A verbatim copy of every entry is required. Produce it now.

Data items

--- START ---

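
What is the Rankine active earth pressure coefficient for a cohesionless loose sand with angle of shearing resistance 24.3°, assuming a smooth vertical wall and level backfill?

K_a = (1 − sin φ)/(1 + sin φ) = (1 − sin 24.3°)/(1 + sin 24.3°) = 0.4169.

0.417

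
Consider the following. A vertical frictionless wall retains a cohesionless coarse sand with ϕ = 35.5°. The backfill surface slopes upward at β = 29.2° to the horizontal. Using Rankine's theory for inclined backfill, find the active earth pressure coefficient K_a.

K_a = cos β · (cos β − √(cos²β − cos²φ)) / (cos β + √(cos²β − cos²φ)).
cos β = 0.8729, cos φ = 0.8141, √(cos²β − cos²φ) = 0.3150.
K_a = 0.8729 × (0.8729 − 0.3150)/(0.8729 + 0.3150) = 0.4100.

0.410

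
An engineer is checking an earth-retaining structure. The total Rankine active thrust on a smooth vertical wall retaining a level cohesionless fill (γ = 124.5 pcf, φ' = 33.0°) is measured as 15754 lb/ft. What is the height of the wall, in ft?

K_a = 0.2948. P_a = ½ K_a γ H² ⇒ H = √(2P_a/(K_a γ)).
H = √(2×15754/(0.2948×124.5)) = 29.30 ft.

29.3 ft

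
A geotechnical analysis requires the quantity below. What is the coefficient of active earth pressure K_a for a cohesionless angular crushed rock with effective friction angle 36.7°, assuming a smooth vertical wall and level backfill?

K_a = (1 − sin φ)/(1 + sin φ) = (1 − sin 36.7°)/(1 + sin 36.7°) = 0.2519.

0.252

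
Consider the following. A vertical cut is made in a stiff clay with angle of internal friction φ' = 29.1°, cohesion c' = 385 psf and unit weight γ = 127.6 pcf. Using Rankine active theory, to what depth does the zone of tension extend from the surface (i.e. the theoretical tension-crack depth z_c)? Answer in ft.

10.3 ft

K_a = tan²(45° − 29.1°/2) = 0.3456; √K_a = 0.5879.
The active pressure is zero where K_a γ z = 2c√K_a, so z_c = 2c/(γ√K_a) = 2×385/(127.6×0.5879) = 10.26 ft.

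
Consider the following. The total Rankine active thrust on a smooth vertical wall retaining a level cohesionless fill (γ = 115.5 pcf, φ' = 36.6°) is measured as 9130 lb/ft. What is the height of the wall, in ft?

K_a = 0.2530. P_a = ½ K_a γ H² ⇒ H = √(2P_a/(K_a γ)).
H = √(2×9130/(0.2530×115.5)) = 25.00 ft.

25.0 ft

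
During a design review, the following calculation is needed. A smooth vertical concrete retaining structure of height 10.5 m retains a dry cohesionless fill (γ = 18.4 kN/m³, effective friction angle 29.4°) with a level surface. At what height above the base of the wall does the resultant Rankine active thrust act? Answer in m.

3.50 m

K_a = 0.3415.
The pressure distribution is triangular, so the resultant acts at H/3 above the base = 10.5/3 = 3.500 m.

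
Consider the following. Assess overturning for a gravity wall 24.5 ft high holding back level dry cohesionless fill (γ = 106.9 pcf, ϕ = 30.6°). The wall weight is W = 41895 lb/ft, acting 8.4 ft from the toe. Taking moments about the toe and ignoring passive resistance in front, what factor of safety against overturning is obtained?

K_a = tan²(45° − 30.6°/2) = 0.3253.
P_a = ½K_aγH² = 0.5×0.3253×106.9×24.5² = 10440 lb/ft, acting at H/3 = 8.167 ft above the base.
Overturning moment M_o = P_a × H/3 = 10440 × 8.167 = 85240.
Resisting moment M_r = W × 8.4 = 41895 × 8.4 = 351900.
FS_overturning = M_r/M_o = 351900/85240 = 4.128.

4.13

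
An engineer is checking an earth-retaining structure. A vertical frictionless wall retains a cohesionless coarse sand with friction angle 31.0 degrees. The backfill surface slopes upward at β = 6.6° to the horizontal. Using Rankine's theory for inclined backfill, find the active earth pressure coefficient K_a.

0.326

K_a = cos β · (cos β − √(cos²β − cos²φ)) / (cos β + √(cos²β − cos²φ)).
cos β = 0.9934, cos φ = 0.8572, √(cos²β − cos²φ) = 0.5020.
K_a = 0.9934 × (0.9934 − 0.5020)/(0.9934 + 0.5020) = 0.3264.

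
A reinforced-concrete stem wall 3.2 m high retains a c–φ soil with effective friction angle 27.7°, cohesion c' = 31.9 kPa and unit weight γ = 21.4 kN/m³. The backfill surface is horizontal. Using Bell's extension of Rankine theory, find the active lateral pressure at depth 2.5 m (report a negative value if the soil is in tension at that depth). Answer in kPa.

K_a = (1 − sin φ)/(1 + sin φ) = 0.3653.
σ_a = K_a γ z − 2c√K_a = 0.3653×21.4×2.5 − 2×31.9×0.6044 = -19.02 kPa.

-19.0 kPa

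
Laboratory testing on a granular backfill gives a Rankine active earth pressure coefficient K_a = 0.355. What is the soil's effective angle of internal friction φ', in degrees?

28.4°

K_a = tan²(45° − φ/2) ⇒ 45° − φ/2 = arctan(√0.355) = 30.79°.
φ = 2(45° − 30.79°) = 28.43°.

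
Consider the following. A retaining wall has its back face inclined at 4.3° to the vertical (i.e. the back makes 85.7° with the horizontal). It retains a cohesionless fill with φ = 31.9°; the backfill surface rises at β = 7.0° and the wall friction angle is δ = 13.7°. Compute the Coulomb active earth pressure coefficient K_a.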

--- END ---

The answer:
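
What is the Rankine active earth pressure coefficient for a cohesionless loose sand with angle of shearing resistance 24.3°, assuming a smooth vertical wall and level backfill?

K_a = (1 − sin φ)/(1 + sin φ) = (1 − sin 24.3°)/(1 + sin 24.3°) = 0.4169.

0.417

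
Consider the following. A vertical frictionless wall retains a cohesionless coarse sand with ϕ = 35.5°. The backfill surface slopes upward at β = 29.2° to the horizontal. Using Rankine's theory for inclined backfill, find the active earth pressure coefficient K_a.

K_a = cos β · (cos β − √(cos²β − cos²φ)) / (cos β + √(cos²β − cos²φ)).
cos β = 0.8729, cos φ = 0.8141, √(cos²β − cos²φ) = 0.3150.
K_a = 0.8729 × (0.8729 − 0.3150)/(0.8729 + 0.3150) = 0.4100.

0.410

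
An engineer is checking an earth-retaining structure. The total Rankine active thrust on a smooth vertical wall retaining a level cohesionless fill (γ = 124.5 pcf, φ' = 33.0°) is measured as 15754 lb/ft. What is the height of the wall, in ft?

K_a = 0.2948. P_a = ½ K_a γ H² ⇒ H = √(2P_a/(K_a γ)).
H = √(2×15754/(0.2948×124.5)) = 29.30 ft.

29.3 ft

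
A geotechnical analysis requires the quantity below. What is the coefficient of active earth pressure K_a for a cohesionless angular crushed rock with effective friction angle 36.7°, assuming a smooth vertical wall and level backfill?

K_a = (1 − sin φ)/(1 + sin φ) = (1 − sin 36.7°)/(1 + sin 36.7°) = 0.2519.

0.252

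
Consider the following. A vertical cut is made in a stiff clay with angle of internal friction φ' = 29.1°, cohesion c' = 385 psf and unit weight γ = 127.6 pcf. Using Rankine active theory, to what depth does the zone of tension extend from the surface (i.e. the theoretical tension-crack depth z_c)? Answer in ft.

10.3 ft

K_a = tan²(45° − 29.1°/2) = 0.3456; √K_a = 0.5879.
The active pressure is zero where K_a γ z = 2c√K_a, so z_c = 2c/(γ√K_a) = 2×385/(127.6×0.5879) = 10.26 ft.

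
Consider the following. The total Rankine active thrust on a smooth vertical wall retaining a level cohesionless fill (γ = 115.5 pcf, φ' = 36.6°) is measured as 9130 lb/ft. What is the height of the wall, in ft?

K_a = 0.2530. P_a = ½ K_a γ H² ⇒ H = √(2P_a/(K_a γ)).
H = √(2×9130/(0.2530×115.5)) = 25.00 ft.

25.0 ft

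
During a design review, the following calculation is needed. A smooth vertical concrete retaining structure of height 10.5 m retains a dry cohesionless fill (γ = 18.4 kN/m³, effective friction angle 29.4°) with a level surface. At what height above the base of the wall does the resultant Rankine active thrust act? Answer in m.

3.50 m

K_a = 0.3415.
The pressure distribution is triangular, so the resultant acts at H/3 above the base = 10.5/3 = 3.500 m.

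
Consider the following. Assess overturning for a gravity wall 24.5 ft high holding back level dry cohesionless fill (γ = 106.9 pcf, ϕ = 30.6°). The wall weight is W = 41895 lb/ft, acting 8.4 ft from the toe. Taking moments about the toe and ignoring passive resistance in front, what factor of safety against overturning is obtained?

K_a = tan²(45° − 30.6°/2) = 0.3253.
P_a = ½K_aγH² = 0.5×0.3253×106.9×24.5² = 10440 lb/ft, acting at H/3 = 8.167 ft above the base.
Overturning moment M_o = P_a × H/3 = 10440 × 8.167 = 85240.
Resisting moment M_r = W × 8.4 = 41895 × 8.4 = 351900.
FS_overturning = M_r/M_o = 351900/85240 = 4.128.

4.13

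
An engineer is checking an earth-retaining structure. A vertical frictionless wall retains a cohesionless coarse sand with friction angle 31.0 degrees. The backfill surface slopes upward at β = 6.6° to the horizontal. Using Rankine's theory for inclined backfill, find the active earth pressure coefficient K_a.

0.326

K_a = cos β · (cos β − √(cos²β − cos²φ)) / (cos β + √(cos²β − cos²φ)).
cos β = 0.9934, cos φ = 0.8572, √(cos²β − cos²φ) = 0.5020.
K_a = 0.9934 × (0.9934 − 0.5020)/(0.9934 + 0.5020) = 0.3264.

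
A reinforced-concrete stem wall 3.2 m high retains a c–φ soil with effective friction angle 27.7°, cohesion c' = 31.9 kPa and unit weight γ = 21.4 kN/m³. The backfill surface is horizontal. Using Bell's extension of Rankine theory, find the active lateral pressure at depth 2.5 m (report a negative value if the soil is in tension at that depth). Answer in kPa.

K_a = (1 − sin φ)/(1 + sin φ) = 0.3653.
σ_a = K_a γ z − 2c√K_a = 0.3653×21.4×2.5 − 2×31.9×0.6044 = -19.02 kPa.

-19.0 kPa

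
Laboratory testing on a granular backfill gives a Rankine active earth pressure coefficient K_a = 0.355. What is the soil's effective angle of internal friction φ', in degrees?

28.4°

K_a = tan²(45° − φ/2) ⇒ 45° − φ/2 = arctan(√0.355) = 30.79°.
φ = 2(45° − 30.79°) = 28.43°.

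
Consider the following. A retaining wall has its back face inclined at 4.3° to the vertical (i.e. the back makes 85.7° with the horizontal). It retains a cohesionless fill with φ = 31.9°; the backfill surface rises at β = 7.0° and the wall friction angle is δ = 13.7°. Compute the Coulomb active earth pressure coefficient K_a.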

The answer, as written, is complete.